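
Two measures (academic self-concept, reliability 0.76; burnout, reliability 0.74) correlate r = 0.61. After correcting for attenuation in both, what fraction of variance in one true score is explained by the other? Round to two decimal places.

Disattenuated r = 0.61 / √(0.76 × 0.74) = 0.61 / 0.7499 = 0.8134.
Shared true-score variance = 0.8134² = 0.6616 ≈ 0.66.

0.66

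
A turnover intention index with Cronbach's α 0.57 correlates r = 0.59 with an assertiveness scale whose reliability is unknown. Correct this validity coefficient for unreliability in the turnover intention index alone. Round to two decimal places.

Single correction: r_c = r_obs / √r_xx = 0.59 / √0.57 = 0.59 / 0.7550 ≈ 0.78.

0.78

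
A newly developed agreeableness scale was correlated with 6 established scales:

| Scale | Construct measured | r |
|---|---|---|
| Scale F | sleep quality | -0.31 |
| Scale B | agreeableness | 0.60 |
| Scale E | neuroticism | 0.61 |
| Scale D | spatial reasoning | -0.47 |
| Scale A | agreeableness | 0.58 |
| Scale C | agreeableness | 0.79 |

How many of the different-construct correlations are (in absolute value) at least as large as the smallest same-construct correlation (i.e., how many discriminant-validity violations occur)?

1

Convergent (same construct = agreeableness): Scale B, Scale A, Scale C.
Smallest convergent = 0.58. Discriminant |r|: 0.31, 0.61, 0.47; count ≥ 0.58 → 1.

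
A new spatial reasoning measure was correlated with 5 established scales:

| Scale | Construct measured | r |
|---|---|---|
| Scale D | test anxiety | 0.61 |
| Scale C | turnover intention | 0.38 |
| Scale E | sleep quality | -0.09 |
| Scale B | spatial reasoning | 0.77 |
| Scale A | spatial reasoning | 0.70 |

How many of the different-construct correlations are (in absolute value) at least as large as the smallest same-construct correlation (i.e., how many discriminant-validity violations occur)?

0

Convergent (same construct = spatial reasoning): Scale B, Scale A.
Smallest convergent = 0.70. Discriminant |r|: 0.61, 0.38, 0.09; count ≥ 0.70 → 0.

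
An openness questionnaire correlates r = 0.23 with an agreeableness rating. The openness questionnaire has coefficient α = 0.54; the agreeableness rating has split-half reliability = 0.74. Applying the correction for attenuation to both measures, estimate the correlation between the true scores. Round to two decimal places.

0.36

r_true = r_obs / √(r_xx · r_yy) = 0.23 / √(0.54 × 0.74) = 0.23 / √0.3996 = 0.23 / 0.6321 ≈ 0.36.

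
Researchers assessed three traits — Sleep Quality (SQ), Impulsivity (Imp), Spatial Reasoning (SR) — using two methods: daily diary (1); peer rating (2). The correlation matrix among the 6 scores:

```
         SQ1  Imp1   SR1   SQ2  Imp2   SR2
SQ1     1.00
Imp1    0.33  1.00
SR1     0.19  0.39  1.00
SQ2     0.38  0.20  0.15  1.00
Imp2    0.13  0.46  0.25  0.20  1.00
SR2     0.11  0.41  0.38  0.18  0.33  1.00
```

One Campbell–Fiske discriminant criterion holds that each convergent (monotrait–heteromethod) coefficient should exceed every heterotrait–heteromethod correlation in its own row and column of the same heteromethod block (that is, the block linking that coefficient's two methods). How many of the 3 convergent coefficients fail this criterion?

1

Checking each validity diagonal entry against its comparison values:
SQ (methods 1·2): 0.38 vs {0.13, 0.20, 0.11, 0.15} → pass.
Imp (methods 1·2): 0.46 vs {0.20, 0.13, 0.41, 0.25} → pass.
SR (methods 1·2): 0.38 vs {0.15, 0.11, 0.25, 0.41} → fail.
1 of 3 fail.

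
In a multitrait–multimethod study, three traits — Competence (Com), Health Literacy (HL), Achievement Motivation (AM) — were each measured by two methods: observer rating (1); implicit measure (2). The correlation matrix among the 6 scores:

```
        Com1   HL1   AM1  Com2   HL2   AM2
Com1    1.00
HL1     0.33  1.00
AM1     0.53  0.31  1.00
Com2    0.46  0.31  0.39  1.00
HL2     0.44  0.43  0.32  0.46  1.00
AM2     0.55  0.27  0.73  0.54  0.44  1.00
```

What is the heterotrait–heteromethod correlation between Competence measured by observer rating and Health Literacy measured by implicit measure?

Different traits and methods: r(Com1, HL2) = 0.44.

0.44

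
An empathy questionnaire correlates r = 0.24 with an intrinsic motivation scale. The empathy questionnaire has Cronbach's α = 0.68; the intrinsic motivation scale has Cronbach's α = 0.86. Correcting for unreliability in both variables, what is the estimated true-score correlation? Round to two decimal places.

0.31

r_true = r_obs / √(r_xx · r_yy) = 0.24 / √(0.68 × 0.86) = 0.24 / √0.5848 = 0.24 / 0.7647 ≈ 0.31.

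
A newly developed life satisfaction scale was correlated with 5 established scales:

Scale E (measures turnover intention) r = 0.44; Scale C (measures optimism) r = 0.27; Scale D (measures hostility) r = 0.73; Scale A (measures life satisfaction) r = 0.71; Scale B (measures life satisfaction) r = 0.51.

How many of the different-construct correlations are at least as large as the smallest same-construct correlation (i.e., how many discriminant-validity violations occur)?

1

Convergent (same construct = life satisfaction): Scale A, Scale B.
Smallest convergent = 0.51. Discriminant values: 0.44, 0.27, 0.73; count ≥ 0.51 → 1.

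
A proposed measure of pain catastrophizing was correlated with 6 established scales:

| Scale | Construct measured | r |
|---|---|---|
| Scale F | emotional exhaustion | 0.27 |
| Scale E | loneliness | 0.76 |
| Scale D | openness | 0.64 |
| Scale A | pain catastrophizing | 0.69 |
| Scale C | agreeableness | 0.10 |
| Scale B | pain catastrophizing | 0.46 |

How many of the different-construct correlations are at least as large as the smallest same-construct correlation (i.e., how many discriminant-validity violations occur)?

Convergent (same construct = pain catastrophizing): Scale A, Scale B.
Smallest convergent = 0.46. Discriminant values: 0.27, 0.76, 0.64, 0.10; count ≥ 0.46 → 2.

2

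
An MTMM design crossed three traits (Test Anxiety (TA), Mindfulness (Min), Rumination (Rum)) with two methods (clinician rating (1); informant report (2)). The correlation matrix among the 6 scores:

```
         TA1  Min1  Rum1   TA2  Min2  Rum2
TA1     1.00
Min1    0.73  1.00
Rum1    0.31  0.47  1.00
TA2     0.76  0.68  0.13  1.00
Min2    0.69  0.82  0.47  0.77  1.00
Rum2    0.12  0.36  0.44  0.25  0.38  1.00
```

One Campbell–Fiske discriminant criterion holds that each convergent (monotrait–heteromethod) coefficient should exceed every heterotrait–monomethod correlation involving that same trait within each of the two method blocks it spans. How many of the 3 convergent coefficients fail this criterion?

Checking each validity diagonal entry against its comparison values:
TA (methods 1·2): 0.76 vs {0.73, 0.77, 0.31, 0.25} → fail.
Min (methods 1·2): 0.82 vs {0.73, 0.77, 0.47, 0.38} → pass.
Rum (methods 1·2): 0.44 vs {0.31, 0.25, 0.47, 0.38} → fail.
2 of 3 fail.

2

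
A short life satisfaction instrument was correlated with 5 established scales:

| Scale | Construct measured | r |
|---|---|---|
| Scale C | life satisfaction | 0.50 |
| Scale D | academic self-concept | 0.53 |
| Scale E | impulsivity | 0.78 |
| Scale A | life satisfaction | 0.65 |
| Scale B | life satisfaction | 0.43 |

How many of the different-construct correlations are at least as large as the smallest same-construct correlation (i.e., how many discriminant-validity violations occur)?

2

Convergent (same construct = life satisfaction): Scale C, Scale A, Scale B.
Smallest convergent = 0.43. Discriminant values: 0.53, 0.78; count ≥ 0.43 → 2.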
┄┄┄┄┄┄
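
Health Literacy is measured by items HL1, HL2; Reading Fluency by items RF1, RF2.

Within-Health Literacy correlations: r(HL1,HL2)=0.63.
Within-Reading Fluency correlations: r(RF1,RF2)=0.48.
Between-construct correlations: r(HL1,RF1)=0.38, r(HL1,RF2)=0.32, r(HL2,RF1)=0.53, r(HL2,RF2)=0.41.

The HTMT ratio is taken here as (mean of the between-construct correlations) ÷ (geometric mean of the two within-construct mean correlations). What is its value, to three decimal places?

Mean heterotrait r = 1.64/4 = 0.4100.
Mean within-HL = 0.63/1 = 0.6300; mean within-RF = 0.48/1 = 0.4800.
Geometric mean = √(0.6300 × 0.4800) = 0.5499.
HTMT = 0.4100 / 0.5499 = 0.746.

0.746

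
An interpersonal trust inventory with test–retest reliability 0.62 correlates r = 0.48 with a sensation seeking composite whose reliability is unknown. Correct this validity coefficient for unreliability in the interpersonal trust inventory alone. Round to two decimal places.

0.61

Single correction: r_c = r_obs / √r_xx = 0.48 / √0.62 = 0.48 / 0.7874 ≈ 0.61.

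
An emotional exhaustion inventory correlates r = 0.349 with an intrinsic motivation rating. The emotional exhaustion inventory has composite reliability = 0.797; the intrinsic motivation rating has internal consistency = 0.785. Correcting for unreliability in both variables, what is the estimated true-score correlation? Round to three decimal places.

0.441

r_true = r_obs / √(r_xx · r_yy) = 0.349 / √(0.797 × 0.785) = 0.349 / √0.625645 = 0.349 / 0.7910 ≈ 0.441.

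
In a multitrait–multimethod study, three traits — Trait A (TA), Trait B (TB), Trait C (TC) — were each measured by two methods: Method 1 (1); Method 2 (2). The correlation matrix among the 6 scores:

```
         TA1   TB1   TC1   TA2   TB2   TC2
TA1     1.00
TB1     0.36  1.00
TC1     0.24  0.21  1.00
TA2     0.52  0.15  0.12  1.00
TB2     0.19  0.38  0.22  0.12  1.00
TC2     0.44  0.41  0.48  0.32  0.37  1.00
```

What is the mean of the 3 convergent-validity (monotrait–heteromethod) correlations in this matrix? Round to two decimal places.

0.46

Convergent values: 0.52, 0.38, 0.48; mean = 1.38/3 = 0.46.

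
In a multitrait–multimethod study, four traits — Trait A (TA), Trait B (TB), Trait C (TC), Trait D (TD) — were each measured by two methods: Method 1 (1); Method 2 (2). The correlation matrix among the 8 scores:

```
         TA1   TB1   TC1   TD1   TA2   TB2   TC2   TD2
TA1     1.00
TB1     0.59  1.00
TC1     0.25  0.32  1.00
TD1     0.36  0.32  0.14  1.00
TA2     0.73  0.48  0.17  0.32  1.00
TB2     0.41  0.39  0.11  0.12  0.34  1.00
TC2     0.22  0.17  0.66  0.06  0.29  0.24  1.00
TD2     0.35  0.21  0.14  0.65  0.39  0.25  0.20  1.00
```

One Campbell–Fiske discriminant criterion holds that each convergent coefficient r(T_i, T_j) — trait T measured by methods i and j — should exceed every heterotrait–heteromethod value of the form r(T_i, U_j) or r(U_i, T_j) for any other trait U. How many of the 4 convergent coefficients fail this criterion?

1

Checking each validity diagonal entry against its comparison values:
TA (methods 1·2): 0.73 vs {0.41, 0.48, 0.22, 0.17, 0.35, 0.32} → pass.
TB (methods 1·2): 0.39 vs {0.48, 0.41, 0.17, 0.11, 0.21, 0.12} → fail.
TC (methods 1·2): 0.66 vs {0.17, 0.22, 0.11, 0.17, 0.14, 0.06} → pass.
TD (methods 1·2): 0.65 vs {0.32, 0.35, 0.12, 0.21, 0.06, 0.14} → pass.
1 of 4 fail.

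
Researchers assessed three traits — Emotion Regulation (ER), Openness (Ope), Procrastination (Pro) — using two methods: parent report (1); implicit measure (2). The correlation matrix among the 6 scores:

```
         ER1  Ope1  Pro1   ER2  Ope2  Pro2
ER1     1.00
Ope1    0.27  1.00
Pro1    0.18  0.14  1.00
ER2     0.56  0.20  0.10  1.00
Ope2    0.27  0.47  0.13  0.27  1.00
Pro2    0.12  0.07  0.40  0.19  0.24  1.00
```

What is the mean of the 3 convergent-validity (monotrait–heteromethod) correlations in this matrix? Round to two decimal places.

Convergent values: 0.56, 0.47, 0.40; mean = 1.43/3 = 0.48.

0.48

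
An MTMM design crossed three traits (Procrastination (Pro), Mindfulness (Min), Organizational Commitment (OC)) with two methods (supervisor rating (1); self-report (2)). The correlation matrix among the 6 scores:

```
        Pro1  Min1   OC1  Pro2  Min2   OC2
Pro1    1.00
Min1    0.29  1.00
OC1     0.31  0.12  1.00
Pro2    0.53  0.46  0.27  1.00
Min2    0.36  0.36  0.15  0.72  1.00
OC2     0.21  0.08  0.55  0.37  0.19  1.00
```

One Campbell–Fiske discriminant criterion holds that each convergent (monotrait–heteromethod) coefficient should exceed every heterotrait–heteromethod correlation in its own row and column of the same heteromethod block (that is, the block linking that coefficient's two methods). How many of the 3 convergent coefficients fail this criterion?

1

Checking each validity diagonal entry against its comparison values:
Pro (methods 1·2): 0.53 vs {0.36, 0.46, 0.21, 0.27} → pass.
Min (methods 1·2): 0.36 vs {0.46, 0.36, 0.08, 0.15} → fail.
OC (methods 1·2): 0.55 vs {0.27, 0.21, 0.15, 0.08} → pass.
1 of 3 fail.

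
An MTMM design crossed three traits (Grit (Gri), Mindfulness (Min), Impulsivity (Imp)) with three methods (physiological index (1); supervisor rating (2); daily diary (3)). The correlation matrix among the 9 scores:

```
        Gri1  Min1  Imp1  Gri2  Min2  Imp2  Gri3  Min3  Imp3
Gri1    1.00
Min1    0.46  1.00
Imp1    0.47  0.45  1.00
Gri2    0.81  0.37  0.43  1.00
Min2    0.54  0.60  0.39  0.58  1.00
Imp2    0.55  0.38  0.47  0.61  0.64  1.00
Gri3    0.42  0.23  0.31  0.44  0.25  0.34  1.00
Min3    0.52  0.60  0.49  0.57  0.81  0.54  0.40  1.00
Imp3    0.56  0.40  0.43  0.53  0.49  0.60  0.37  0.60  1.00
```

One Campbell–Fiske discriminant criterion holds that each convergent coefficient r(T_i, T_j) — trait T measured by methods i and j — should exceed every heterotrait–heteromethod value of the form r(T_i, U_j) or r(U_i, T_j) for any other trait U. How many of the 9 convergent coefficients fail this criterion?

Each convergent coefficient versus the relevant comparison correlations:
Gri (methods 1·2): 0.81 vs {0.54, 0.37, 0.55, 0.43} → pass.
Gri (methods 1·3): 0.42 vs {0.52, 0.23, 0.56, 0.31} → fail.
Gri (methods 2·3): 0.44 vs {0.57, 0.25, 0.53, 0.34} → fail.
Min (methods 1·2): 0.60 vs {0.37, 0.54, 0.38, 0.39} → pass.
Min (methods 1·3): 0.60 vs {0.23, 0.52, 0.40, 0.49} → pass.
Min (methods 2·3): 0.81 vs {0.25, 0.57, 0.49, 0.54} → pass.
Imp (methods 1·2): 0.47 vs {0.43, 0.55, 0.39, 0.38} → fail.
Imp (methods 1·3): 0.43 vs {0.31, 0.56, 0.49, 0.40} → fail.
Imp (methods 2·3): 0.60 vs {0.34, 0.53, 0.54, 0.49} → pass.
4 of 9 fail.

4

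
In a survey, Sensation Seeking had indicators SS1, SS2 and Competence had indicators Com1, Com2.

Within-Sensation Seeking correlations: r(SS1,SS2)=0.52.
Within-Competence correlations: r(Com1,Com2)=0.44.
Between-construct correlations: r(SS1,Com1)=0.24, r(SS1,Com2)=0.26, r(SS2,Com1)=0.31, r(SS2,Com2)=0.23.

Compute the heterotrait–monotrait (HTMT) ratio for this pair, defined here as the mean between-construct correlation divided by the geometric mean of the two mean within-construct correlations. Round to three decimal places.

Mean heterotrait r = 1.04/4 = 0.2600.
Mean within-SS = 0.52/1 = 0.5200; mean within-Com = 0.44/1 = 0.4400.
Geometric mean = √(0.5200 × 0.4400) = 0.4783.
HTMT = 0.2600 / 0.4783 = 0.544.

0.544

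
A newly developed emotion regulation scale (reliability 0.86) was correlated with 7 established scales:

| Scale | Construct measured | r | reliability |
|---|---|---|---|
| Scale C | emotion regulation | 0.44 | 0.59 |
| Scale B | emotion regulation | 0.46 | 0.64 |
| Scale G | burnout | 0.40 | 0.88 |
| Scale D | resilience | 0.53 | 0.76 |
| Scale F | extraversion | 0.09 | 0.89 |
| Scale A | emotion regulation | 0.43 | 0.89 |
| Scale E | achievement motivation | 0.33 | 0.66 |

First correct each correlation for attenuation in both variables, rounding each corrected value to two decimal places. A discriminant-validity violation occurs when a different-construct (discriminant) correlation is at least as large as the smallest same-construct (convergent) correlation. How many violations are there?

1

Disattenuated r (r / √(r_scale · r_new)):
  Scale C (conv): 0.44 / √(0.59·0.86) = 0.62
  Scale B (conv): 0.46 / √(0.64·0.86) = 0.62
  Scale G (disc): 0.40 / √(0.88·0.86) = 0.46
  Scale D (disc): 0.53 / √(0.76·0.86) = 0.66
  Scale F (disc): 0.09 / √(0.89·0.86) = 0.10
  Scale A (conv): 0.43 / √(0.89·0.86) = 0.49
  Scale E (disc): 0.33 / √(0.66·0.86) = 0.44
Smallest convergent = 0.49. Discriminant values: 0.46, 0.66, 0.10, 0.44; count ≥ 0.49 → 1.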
┄┄┄┄┄┄
* [Task to complete]: Please copy, exactly and with nothing else, the lines above beginning at the line that has "catastrophizing | 0.46 |" and ending with the line that has "self-concept | 0.53 |".

* [Result for this exercise]:
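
| Scale B | pain catastrophizing | 0.46 |

How many of the different-construct correlations are at least as large as the smallest same-construct correlation (i.e., how many discriminant-validity violations occur)?

Convergent (same construct = pain catastrophizing): Scale A, Scale B.
Smallest convergent = 0.46. Discriminant values: 0.27, 0.76, 0.64, 0.10; count ≥ 0.46 → 2.

2

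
An MTMM design crossed three traits (Test Anxiety (TA), Mindfulness (Min), Rumination (Rum)) with two methods (clinician rating (1); informant report (2)). The correlation matrix among the 6 scores:

```
         TA1  Min1  Rum1   TA2  Min2  Rum2
TA1     1.00
Min1    0.73  1.00
Rum1    0.31  0.47  1.00
TA2     0.76  0.68  0.13  1.00
Min2    0.69  0.82  0.47  0.77  1.00
Rum2    0.12  0.36  0.44  0.25  0.38  1.00
```

One Campbell–Fiske discriminant criterion holds that each convergent (monotrait–heteromethod) coefficient should exceed every heterotrait–monomethod correlation involving that same trait within each of the two method blocks it spans. How many of the 3 convergent coefficients fail this criterion?

Checking each validity diagonal entry against its comparison values:
TA (methods 1·2): 0.76 vs {0.73, 0.77, 0.31, 0.25} → fail.
Min (methods 1·2): 0.82 vs {0.73, 0.77, 0.47, 0.38} → pass.
Rum (methods 1·2): 0.44 vs {0.31, 0.25, 0.47, 0.38} → fail.
2 of 3 fail.

2

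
A short life satisfaction instrument was correlated with 5 established scales:

| Scale | Construct measured | r |
|---|---|---|
| Scale C | life satisfaction | 0.50 |
| Scale D | academic self-concept | 0.53 |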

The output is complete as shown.